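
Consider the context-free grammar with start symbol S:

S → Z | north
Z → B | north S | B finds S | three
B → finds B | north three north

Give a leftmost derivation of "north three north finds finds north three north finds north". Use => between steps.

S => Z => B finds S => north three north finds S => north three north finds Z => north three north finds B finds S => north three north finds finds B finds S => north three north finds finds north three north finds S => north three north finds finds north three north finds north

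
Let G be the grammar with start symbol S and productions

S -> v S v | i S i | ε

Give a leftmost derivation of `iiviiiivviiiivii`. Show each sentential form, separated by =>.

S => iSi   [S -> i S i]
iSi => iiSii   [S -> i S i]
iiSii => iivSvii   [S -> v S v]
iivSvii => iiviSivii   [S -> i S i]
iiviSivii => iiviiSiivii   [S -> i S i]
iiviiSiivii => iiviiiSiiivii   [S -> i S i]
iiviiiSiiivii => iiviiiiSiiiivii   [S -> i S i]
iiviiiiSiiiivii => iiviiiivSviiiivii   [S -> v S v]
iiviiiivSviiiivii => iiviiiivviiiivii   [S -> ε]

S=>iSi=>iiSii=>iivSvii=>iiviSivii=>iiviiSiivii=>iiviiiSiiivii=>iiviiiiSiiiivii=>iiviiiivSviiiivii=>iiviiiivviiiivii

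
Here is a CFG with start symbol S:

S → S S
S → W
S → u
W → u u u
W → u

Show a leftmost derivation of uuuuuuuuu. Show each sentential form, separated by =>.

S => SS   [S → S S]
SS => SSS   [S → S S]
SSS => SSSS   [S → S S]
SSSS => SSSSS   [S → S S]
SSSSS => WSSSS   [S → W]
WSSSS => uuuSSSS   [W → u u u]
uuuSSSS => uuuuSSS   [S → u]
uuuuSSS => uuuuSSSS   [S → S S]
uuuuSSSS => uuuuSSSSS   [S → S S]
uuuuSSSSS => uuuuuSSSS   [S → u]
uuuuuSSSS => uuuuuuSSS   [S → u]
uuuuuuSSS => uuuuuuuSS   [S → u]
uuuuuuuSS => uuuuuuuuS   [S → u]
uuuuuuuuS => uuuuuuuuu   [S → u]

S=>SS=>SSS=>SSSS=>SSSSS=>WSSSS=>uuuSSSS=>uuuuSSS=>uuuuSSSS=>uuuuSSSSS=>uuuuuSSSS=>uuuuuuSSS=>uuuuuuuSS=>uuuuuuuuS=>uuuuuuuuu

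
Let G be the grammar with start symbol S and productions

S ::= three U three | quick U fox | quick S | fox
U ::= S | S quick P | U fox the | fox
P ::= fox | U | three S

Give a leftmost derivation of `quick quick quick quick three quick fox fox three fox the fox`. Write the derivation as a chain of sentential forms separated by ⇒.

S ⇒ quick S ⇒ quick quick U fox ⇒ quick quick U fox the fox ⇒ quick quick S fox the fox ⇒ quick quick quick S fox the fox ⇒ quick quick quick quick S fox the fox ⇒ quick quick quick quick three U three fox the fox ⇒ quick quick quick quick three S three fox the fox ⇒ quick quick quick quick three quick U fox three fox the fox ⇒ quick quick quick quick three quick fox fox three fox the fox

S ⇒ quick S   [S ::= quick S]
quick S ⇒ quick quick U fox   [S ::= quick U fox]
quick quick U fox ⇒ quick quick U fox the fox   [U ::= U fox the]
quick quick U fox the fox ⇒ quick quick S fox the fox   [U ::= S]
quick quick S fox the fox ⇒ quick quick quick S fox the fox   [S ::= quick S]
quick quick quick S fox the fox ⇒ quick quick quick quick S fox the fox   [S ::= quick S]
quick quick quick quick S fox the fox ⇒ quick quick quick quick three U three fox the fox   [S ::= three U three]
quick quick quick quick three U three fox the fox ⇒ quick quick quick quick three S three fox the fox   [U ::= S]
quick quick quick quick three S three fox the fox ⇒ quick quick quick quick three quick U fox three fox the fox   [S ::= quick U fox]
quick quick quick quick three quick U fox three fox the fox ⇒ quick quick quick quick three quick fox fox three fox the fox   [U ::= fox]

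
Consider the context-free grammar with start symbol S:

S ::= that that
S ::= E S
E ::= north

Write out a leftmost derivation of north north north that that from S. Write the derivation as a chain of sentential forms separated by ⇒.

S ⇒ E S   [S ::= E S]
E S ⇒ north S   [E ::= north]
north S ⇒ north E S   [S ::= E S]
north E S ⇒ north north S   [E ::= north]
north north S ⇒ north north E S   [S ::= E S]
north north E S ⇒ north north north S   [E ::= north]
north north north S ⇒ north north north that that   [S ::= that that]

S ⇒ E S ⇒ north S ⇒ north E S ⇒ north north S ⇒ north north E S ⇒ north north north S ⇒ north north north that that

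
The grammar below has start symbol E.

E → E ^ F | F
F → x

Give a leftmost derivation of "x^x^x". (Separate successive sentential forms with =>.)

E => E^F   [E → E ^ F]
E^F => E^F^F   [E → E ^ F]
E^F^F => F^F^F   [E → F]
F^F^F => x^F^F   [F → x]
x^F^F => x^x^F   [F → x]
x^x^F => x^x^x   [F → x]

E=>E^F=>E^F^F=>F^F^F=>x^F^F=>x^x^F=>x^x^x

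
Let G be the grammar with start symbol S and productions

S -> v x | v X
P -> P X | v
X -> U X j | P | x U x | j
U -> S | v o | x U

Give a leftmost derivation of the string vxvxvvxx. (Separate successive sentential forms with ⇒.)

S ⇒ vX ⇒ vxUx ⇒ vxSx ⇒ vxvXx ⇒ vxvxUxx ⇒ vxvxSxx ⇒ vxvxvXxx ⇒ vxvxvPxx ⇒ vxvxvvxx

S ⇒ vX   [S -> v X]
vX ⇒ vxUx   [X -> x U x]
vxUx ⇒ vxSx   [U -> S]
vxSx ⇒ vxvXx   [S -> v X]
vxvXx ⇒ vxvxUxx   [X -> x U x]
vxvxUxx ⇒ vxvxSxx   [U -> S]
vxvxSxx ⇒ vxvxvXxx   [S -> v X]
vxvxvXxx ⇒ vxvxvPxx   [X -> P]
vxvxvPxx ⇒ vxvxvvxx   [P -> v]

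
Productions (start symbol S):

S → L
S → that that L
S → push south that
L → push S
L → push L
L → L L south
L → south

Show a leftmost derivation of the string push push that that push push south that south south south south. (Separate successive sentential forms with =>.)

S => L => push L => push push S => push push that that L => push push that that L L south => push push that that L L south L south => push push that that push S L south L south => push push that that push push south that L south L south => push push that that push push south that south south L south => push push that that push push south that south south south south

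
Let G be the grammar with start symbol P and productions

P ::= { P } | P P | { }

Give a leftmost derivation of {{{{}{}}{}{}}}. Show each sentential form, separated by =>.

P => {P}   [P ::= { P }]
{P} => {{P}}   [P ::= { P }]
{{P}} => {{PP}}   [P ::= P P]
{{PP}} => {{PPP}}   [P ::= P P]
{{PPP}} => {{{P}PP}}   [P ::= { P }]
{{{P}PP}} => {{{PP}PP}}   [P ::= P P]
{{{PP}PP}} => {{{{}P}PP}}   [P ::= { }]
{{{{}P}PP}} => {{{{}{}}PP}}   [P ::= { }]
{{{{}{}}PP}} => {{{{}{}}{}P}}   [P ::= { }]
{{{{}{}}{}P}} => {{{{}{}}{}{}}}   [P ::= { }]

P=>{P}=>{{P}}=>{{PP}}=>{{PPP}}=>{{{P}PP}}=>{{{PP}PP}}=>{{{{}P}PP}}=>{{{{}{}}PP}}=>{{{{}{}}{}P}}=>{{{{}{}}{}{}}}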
◇ ◇ ◇ ◇ ◇
● **Work instruction**
After reading the lines above, reproduce them all exactly.

● **Solved exercise**
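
Consider the context-free grammar with start symbol S:

S → Z | north
Z → B | north S | B finds S | three
B → finds B | north three north

Give a leftmost derivation of "north three north finds finds north three north finds north". Use => between steps.

S => Z => B finds S => north three north finds S => north three north finds Z => north three north finds B finds S => north three north finds finds B finds S => north three north finds finds north three north finds S => north three north finds finds north three north finds north

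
Let G be the grammar with start symbol S and productions

S -> v S v | i S i | ε

Give a leftmost derivation of `iiviiiivviiiivii`. Show each sentential form, separated by =>.

S => iSi   [S -> i S i]
iSi => iiSii   [S -> i S i]
iiSii => iivSvii   [S -> v S v]
iivSvii => iiviSivii   [S -> i S i]
iiviSivii => iiviiSiivii   [S -> i S i]
iiviiSiivii => iiviiiSiiivii   [S -> i S i]
iiviiiSiiivii => iiviiiiSiiiivii   [S -> i S i]
iiviiiiSiiiivii => iiviiiivSviiiivii   [S -> v S v]
iiviiiivSviiiivii => iiviiiivviiiivii   [S -> ε]

S=>iSi=>iiSii=>iivSvii=>iiviSivii=>iiviiSiivii=>iiviiiSiiivii=>iiviiiiSiiiivii=>iiviiiivSviiiivii=>iiviiiivviiiivii

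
Here is a CFG with start symbol S:

S → S S
S → W
S → u
W → u u u
W → u

Show a leftmost derivation of uuuuuuuuu. Show each sentential form, separated by =>.

S => SS   [S → S S]
SS => SSS   [S → S S]
SSS => SSSS   [S → S S]
SSSS => SSSSS   [S → S S]
SSSSS => WSSSS   [S → W]
WSSSS => uuuSSSS   [W → u u u]
uuuSSSS => uuuuSSS   [S → u]
uuuuSSS => uuuuSSSS   [S → S S]
uuuuSSSS => uuuuSSSSS   [S → S S]
uuuuSSSSS => uuuuuSSSS   [S → u]
uuuuuSSSS => uuuuuuSSS   [S → u]
uuuuuuSSS => uuuuuuuSS   [S → u]
uuuuuuuSS => uuuuuuuuS   [S → u]
uuuuuuuuS => uuuuuuuuu   [S → u]

S=>SS=>SSS=>SSSS=>SSSSS=>WSSSS=>uuuSSSS=>uuuuSSS=>uuuuSSSS=>uuuuSSSSS=>uuuuuSSSS=>uuuuuuSSS=>uuuuuuuSS=>uuuuuuuuS=>uuuuuuuuu

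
Let G be the grammar with start symbol S and productions

S ::= three U three | quick U fox | quick S | fox
U ::= S | S quick P | U fox the | fox
P ::= fox | U | three S

Give a leftmost derivation of `quick quick quick quick three quick fox fox three fox the fox`. Write the derivation as a chain of sentential forms separated by ⇒.

S ⇒ quick S ⇒ quick quick U fox ⇒ quick quick U fox the fox ⇒ quick quick S fox the fox ⇒ quick quick quick S fox the fox ⇒ quick quick quick quick S fox the fox ⇒ quick quick quick quick three U three fox the fox ⇒ quick quick quick quick three S three fox the fox ⇒ quick quick quick quick three quick U fox three fox the fox ⇒ quick quick quick quick three quick fox fox three fox the fox

S ⇒ quick S   [S ::= quick S]
quick S ⇒ quick quick U fox   [S ::= quick U fox]
quick quick U fox ⇒ quick quick U fox the fox   [U ::= U fox the]
quick quick U fox the fox ⇒ quick quick S fox the fox   [U ::= S]
quick quick S fox the fox ⇒ quick quick quick S fox the fox   [S ::= quick S]
quick quick quick S fox the fox ⇒ quick quick quick quick S fox the fox   [S ::= quick S]
quick quick quick quick S fox the fox ⇒ quick quick quick quick three U three fox the fox   [S ::= three U three]
quick quick quick quick three U three fox the fox ⇒ quick quick quick quick three S three fox the fox   [U ::= S]
quick quick quick quick three S three fox the fox ⇒ quick quick quick quick three quick U fox three fox the fox   [S ::= quick U fox]
quick quick quick quick three quick U fox three fox the fox ⇒ quick quick quick quick three quick fox fox three fox the fox   [U ::= fox]

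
Consider the context-free grammar with start symbol S:

S ::= that that
S ::= E S
E ::= north

Write out a leftmost derivation of north north north that that from S. Write the derivation as a chain of sentential forms separated by ⇒.

S ⇒ E S   [S ::= E S]
E S ⇒ north S   [E ::= north]
north S ⇒ north E S   [S ::= E S]
north E S ⇒ north north S   [E ::= north]
north north S ⇒ north north E S   [S ::= E S]
north north E S ⇒ north north north S   [E ::= north]
north north north S ⇒ north north north that that   [S ::= that that]

S ⇒ E S ⇒ north S ⇒ north E S ⇒ north north S ⇒ north north E S ⇒ north north north S ⇒ north north north that that

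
The grammar below has start symbol E.

E → E ^ F | F
F → x

Give a leftmost derivation of "x^x^x". (Separate successive sentential forms with =>.)

E => E^F   [E → E ^ F]
E^F => E^F^F   [E → E ^ F]
E^F^F => F^F^F   [E → F]
F^F^F => x^F^F   [F → x]
x^F^F => x^x^F   [F → x]
x^x^F => x^x^x   [F → x]

E=>E^F=>E^F^F=>F^F^F=>x^F^F=>x^x^F=>x^x^x

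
Let G be the grammar with start symbol S and productions

S -> v x | v X
P -> P X | v
X -> U X j | P | x U x | j
U -> S | v o | x U

Give a leftmost derivation of the string vxvxvvxx. (Separate successive sentential forms with ⇒.)

S ⇒ vX ⇒ vxUx ⇒ vxSx ⇒ vxvXx ⇒ vxvxUxx ⇒ vxvxSxx ⇒ vxvxvXxx ⇒ vxvxvPxx ⇒ vxvxvvxx

S ⇒ vX   [S -> v X]
vX ⇒ vxUx   [X -> x U x]
vxUx ⇒ vxSx   [U -> S]
vxSx ⇒ vxvXx   [S -> v X]
vxvXx ⇒ vxvxUxx   [X -> x U x]
vxvxUxx ⇒ vxvxSxx   [U -> S]
vxvxSxx ⇒ vxvxvXxx   [S -> v X]
vxvxvXxx ⇒ vxvxvPxx   [X -> P]
vxvxvPxx ⇒ vxvxvvxx   [P -> v]

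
Productions (start symbol S):

S → L
S → that that L
S → push south that
L → push S
L → push L
L → L L south
L → south

Show a leftmost derivation of the string push push that that push push south that south south south south. (Separate successive sentential forms with =>.)

S => L => push L => push push S => push push that that L => push push that that L L south => push push that that L L south L south => push push that that push S L south L south => push push that that push push south that L south L south => push push that that push push south that south south L south => push push that that push push south that south south south south

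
Let G be the grammar with start symbol P and productions

P ::= { P } | P P | { }

Give a leftmost derivation of {{{{}{}}{}{}}}. Show each sentential form, separated by =>.

P => {P}   [P ::= { P }]
{P} => {{P}}   [P ::= { P }]
{{P}} => {{PP}}   [P ::= P P]
{{PP}} => {{PPP}}   [P ::= P P]
{{PPP}} => {{{P}PP}}   [P ::= { P }]
{{{P}PP}} => {{{PP}PP}}   [P ::= P P]
{{{PP}PP}} => {{{{}P}PP}}   [P ::= { }]
{{{{}P}PP}} => {{{{}{}}PP}}   [P ::= { }]
{{{{}{}}PP}} => {{{{}{}}{}P}}   [P ::= { }]
{{{{}{}}{}P}} => {{{{}{}}{}{}}}   [P ::= { }]

P=>{P}=>{{P}}=>{{PP}}=>{{PPP}}=>{{{P}PP}}=>{{{PP}PP}}=>{{{{}P}PP}}=>{{{{}{}}PP}}=>{{{{}{}}{}P}}=>{{{{}{}}{}{}}}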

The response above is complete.